[Data for processing — start]
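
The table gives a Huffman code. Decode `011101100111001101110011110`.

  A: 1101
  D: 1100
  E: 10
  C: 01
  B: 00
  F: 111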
[Data for processing — finish]
* Task instructions
From the first line to the last, please write out the entries exactly.

* Task solution
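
The table gives a Huffman code. Decode `011101100111001101110011110`.

  A: 1101
  D: 1100
  E: 10
  C: 01
  B: 00
  F: 111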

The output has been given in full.